:: THE PROBLEM ::
Write out again, exactly, the lines below starting at the one with "Logically right-shift A by 2" and ending at the one with "A = 1100110001".

■ ■ ■ ■

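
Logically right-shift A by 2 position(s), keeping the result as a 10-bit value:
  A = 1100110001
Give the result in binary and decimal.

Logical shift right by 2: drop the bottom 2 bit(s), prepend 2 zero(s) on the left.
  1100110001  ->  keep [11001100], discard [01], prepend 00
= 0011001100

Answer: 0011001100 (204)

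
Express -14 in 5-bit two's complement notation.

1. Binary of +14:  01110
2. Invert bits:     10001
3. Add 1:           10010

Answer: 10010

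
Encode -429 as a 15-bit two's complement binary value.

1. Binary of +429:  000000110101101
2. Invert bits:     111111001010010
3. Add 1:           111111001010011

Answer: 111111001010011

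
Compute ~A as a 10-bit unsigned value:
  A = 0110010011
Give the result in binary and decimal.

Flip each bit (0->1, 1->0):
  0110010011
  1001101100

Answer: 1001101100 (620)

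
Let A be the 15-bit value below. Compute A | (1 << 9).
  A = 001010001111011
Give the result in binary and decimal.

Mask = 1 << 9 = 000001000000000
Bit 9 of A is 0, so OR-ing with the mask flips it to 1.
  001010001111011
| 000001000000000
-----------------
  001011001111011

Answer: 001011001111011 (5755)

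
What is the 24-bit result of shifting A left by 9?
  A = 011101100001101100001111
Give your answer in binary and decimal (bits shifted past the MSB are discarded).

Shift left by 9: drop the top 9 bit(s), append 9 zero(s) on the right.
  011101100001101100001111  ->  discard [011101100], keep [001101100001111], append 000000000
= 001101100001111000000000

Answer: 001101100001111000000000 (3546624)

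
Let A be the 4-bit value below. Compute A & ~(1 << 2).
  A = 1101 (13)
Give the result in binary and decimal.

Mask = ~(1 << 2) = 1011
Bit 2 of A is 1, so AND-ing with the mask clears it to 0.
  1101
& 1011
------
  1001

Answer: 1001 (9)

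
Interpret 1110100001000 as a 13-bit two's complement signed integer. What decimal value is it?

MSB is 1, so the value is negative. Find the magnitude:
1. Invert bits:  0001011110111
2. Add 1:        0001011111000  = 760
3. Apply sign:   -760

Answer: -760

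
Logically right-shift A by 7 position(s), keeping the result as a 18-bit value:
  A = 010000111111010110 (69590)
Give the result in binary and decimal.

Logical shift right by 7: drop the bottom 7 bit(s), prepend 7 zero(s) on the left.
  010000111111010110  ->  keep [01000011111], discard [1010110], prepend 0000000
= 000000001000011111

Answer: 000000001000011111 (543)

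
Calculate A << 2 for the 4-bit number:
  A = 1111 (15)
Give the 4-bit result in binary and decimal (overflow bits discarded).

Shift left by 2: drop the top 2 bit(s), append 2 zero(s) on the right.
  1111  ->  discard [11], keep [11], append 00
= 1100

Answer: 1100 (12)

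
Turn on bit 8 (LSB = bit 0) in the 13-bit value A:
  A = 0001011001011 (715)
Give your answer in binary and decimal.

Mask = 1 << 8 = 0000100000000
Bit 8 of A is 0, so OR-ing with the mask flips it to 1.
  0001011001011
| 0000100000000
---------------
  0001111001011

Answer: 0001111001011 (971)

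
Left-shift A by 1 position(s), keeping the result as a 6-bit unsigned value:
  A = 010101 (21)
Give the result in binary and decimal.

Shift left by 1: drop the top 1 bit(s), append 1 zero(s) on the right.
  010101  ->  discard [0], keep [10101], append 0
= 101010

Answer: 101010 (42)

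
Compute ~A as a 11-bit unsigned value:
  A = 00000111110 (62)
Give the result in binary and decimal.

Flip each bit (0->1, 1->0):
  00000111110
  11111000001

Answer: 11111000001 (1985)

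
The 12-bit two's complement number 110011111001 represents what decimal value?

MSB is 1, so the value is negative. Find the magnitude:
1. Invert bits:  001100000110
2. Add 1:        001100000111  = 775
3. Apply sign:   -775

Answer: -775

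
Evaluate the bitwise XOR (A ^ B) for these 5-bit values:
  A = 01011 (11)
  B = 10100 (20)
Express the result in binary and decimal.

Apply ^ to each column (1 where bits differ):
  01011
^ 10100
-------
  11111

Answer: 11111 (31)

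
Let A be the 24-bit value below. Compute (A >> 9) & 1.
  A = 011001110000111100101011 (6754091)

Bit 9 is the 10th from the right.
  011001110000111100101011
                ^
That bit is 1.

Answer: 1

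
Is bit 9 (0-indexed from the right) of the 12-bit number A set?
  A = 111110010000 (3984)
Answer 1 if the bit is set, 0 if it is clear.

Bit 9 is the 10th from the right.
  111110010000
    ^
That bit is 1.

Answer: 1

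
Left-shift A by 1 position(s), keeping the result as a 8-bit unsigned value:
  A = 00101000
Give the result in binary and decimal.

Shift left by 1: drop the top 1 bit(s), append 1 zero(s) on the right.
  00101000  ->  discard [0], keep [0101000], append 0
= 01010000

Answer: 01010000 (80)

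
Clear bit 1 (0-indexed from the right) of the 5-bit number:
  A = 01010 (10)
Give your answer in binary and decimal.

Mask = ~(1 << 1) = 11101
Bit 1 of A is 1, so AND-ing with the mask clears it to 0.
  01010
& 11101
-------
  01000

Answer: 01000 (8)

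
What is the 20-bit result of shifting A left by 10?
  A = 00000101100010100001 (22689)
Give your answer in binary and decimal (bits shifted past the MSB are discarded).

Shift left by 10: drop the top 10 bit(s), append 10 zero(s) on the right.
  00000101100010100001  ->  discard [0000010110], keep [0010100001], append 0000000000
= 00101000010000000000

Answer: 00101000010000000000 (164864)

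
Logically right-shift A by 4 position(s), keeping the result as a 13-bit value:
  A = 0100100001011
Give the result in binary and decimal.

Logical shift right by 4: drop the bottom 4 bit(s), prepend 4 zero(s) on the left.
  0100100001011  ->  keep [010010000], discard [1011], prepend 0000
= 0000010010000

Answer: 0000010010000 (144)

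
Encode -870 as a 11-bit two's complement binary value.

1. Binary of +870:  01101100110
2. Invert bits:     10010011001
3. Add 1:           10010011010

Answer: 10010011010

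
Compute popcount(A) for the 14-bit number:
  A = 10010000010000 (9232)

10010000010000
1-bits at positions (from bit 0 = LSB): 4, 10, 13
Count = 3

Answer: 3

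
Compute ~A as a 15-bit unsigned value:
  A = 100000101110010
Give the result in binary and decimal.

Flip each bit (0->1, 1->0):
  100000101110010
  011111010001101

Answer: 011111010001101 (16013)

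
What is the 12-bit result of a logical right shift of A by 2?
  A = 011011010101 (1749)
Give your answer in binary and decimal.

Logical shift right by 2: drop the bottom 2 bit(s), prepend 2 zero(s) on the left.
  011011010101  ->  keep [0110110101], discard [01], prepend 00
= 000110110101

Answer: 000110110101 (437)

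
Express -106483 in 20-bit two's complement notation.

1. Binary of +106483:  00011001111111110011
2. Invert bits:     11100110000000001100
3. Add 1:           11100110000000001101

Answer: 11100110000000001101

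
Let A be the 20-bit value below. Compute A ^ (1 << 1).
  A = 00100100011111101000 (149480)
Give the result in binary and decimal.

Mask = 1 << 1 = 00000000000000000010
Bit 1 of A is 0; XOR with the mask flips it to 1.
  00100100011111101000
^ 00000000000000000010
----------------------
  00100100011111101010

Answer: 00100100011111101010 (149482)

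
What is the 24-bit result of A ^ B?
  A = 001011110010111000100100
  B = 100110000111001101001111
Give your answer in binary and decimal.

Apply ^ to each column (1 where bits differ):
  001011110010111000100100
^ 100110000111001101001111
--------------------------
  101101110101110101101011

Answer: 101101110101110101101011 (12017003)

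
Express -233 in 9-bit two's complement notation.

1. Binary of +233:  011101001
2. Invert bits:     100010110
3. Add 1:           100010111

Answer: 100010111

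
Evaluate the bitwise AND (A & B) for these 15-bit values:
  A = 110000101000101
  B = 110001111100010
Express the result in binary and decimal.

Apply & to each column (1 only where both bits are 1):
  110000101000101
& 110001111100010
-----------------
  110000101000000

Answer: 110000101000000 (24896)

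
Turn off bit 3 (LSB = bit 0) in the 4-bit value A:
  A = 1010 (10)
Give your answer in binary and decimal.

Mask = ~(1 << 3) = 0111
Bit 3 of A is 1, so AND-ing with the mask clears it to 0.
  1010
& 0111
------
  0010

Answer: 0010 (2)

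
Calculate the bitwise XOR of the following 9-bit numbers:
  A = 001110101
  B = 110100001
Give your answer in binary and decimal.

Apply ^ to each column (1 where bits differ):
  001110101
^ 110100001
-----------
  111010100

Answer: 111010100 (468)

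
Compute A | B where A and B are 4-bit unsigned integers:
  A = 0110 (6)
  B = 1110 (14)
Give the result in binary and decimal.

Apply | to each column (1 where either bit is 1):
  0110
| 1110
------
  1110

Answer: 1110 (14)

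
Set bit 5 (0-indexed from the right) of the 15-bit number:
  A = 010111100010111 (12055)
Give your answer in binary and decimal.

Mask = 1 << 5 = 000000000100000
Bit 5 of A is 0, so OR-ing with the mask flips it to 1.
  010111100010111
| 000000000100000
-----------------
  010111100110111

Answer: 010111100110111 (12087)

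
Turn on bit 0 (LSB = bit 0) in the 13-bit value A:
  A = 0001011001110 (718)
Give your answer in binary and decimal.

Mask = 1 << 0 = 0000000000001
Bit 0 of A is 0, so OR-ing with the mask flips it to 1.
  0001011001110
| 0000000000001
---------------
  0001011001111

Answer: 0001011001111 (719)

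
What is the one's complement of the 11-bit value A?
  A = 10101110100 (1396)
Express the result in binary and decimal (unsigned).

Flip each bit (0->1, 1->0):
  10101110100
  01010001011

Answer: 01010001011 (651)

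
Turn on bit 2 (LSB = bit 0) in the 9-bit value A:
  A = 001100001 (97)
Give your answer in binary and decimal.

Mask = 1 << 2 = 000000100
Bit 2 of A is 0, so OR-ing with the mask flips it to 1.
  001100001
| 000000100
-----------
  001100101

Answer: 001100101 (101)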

■ ■ ■ ■

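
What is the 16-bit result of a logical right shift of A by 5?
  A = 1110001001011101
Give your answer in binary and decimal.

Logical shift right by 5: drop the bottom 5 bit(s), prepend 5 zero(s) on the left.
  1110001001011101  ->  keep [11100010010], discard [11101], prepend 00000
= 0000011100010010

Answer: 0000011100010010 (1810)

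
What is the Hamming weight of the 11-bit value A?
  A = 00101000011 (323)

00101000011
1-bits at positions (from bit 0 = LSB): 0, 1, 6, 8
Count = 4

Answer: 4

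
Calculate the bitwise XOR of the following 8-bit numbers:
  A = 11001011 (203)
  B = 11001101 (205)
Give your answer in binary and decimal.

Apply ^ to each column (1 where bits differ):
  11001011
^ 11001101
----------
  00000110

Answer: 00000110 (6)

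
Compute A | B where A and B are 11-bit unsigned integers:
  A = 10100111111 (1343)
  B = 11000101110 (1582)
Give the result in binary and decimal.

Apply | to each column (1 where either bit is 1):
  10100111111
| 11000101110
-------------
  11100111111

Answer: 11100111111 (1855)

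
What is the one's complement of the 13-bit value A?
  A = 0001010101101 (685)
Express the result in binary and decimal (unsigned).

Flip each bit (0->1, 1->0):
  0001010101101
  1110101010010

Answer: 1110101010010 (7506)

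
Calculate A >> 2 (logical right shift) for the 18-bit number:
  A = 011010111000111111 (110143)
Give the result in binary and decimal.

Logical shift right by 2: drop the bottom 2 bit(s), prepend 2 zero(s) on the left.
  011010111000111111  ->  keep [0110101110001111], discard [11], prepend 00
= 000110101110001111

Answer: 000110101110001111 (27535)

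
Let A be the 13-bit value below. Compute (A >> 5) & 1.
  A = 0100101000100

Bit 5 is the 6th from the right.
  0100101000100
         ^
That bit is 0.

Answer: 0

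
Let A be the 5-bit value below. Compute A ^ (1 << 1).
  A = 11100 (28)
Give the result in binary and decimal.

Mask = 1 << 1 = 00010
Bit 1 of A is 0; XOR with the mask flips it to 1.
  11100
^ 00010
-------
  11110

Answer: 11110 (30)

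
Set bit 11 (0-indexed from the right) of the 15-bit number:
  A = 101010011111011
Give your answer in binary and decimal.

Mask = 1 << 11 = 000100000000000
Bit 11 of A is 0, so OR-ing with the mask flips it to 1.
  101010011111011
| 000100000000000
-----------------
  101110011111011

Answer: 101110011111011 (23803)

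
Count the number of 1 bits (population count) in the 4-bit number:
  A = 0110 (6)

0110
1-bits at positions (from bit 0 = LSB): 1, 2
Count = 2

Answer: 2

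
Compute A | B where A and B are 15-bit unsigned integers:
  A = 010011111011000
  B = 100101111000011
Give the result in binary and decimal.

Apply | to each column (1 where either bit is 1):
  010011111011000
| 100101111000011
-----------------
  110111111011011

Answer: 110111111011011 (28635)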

■ ■ ■ ■

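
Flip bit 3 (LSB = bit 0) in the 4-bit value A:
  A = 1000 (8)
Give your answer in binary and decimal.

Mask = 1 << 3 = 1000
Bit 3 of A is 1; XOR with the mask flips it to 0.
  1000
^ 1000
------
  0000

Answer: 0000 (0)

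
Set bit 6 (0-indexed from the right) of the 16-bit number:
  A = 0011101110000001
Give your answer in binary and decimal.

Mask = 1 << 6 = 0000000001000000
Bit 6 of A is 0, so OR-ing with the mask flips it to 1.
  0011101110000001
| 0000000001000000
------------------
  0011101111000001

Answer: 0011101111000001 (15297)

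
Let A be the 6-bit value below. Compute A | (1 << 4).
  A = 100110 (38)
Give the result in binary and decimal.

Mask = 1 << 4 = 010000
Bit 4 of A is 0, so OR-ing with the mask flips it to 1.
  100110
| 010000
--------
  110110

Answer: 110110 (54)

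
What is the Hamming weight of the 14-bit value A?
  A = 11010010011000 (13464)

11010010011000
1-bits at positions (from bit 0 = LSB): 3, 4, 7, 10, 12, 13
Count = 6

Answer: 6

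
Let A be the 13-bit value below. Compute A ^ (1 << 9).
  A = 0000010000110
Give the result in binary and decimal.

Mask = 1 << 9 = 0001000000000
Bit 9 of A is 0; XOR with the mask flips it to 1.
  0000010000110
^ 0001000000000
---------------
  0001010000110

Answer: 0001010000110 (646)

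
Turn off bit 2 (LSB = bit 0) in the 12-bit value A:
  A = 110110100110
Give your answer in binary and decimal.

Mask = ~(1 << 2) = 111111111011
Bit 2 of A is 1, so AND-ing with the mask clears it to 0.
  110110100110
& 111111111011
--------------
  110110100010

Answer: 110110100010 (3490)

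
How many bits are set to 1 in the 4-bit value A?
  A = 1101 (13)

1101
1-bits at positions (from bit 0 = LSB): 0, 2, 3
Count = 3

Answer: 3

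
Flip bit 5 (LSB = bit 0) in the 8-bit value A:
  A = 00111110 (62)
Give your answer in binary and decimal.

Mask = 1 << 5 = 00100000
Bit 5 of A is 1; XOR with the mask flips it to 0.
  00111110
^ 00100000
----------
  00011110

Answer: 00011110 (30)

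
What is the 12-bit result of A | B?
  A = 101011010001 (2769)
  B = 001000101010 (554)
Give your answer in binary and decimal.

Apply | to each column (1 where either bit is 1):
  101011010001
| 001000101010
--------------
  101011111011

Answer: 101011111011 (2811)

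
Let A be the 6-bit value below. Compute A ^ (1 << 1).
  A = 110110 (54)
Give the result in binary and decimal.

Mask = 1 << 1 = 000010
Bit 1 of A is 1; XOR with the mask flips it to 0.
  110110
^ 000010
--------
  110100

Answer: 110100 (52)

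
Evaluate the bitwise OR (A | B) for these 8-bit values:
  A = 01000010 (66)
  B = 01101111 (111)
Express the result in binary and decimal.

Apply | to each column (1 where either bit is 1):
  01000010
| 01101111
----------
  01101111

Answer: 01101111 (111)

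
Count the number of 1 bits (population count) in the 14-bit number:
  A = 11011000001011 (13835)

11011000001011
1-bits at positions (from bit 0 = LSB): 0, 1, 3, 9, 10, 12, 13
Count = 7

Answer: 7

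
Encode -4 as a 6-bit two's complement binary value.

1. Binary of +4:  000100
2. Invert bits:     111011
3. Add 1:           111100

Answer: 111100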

■ ■ ■ ■

:: YOUR SOLUTION ::
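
Logically right-shift A by 2 position(s), keeping the result as a 10-bit value:
  A = 1100110001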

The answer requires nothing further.